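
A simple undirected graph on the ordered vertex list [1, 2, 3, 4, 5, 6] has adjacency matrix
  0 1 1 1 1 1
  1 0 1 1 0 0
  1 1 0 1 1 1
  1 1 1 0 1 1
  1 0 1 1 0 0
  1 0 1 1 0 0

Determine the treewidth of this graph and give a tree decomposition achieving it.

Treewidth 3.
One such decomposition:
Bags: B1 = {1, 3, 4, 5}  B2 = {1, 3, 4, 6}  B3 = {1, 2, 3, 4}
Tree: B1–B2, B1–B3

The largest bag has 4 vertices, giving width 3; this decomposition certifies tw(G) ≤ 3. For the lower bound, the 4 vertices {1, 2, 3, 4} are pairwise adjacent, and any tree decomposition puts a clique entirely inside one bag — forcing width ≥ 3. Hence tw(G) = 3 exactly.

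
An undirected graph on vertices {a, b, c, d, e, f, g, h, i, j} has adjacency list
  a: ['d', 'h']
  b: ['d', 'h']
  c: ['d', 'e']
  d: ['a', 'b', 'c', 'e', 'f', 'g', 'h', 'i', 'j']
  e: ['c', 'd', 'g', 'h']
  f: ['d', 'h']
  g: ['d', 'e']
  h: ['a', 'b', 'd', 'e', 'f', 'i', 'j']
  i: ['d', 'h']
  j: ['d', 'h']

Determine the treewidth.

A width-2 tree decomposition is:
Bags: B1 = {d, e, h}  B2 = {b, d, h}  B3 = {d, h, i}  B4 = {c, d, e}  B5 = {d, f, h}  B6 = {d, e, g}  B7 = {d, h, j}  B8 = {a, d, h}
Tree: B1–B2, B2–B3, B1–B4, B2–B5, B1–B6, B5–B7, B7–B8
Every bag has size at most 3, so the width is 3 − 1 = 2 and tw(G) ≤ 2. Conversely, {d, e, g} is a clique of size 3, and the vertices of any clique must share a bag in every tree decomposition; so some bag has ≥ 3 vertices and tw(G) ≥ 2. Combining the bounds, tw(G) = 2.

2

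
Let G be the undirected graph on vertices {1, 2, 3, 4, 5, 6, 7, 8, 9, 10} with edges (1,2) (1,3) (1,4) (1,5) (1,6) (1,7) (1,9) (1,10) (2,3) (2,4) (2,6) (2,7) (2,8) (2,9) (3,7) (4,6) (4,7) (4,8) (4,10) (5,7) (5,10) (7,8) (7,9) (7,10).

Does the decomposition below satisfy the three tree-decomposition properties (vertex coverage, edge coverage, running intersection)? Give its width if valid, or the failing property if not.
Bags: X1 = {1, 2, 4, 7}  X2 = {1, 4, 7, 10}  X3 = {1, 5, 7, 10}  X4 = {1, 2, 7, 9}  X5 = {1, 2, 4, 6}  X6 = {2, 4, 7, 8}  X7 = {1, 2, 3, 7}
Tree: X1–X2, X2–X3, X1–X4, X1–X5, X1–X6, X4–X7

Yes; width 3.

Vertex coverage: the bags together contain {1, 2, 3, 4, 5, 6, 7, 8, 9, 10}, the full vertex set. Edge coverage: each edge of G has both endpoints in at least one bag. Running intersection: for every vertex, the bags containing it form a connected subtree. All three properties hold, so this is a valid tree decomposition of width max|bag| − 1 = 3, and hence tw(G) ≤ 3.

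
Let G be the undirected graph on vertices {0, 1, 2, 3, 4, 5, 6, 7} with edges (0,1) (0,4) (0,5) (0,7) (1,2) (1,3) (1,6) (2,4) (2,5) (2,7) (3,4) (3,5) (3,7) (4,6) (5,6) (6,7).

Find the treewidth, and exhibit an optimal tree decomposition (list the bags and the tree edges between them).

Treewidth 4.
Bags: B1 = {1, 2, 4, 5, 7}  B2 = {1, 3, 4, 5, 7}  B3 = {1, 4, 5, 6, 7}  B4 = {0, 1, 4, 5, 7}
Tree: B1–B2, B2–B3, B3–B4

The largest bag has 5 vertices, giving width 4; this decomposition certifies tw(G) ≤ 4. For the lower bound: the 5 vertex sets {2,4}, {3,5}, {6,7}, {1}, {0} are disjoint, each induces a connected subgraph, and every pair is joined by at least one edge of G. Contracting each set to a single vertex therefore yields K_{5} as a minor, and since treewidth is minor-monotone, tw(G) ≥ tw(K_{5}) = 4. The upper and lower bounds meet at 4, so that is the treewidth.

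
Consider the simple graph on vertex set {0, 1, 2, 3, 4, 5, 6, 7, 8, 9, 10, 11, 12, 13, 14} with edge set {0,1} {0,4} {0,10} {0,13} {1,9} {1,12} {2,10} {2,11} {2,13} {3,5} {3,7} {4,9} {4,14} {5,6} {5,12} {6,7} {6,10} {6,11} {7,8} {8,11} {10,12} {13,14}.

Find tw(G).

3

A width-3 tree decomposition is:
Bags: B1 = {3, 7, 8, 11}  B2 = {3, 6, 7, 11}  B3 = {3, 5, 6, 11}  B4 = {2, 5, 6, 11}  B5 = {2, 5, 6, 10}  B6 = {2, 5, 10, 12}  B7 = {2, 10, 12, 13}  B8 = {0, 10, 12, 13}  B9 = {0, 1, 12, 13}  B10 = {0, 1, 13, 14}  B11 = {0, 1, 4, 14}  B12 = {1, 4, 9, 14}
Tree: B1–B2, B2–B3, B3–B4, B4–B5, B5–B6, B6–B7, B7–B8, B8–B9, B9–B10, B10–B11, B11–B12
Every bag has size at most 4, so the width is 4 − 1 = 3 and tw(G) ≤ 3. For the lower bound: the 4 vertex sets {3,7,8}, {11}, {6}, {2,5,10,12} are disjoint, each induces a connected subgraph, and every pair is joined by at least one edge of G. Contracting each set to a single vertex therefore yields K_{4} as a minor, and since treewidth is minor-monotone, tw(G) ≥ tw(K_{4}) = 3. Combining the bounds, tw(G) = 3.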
------------------------------------------------------------------------
#### EXERCISE:
Using the material above, quote the first line and each line after it, stopping at and including the line that holds "Does the decomposition".

#### RESPONSE TO THIS EXERCISE:
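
A simple undirected graph on the ordered vertex list [1, 2, 3, 4, 5, 6] has adjacency matrix
  0 1 1 1 1 1
  1 0 1 1 0 0
  1 1 0 1 1 1
  1 1 1 0 1 1
  1 0 1 1 0 0
  1 0 1 1 0 0

Determine the treewidth of this graph and give a tree decomposition achieving it.

Treewidth 3.
One such decomposition:
Bags: B1 = {1, 3, 4, 5}  B2 = {1, 3, 4, 6}  B3 = {1, 2, 3, 4}
Tree: B1–B2, B1–B3

The largest bag has 4 vertices, giving width 3; this decomposition certifies tw(G) ≤ 3. For the lower bound, the 4 vertices {1, 2, 3, 4} are pairwise adjacent, and any tree decomposition puts a clique entirely inside one bag — forcing width ≥ 3. Hence tw(G) = 3 exactly.

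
An undirected graph on vertices {a, b, c, d, e, f, g, h, i, j} has adjacency list
  a: ['d', 'h']
  b: ['d', 'h']
  c: ['d', 'e']
  d: ['a', 'b', 'c', 'e', 'f', 'g', 'h', 'i', 'j']
  e: ['c', 'd', 'g', 'h']
  f: ['d', 'h']
  g: ['d', 'e']
  h: ['a', 'b', 'd', 'e', 'f', 'i', 'j']
  i: ['d', 'h']
  j: ['d', 'h']

Determine the treewidth.

A width-2 tree decomposition is:
Bags: B1 = {d, e, h}  B2 = {b, d, h}  B3 = {d, h, i}  B4 = {c, d, e}  B5 = {d, f, h}  B6 = {d, e, g}  B7 = {d, h, j}  B8 = {a, d, h}
Tree: B1–B2, B2–B3, B1–B4, B2–B5, B1–B6, B5–B7, B7–B8
Every bag has size at most 3, so the width is 3 − 1 = 2 and tw(G) ≤ 2. Conversely, {d, e, g} is a clique of size 3, and the vertices of any clique must share a bag in every tree decomposition; so some bag has ≥ 3 vertices and tw(G) ≥ 2. Combining the bounds, tw(G) = 2.

2

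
Let G be the undirected graph on vertices {1, 2, 3, 4, 5, 6, 7, 8, 9, 10} with edges (1,2) (1,3) (1,4) (1,5) (1,6) (1,7) (1,9) (1,10) (2,3) (2,4) (2,6) (2,7) (2,8) (2,9) (3,7) (4,6) (4,7) (4,8) (4,10) (5,7) (5,10) (7,8) (7,9) (7,10).

Does the decomposition below satisfy the three tree-decomposition properties (vertex coverage, edge coverage, running intersection)? Give its width if valid, or the failing property if not.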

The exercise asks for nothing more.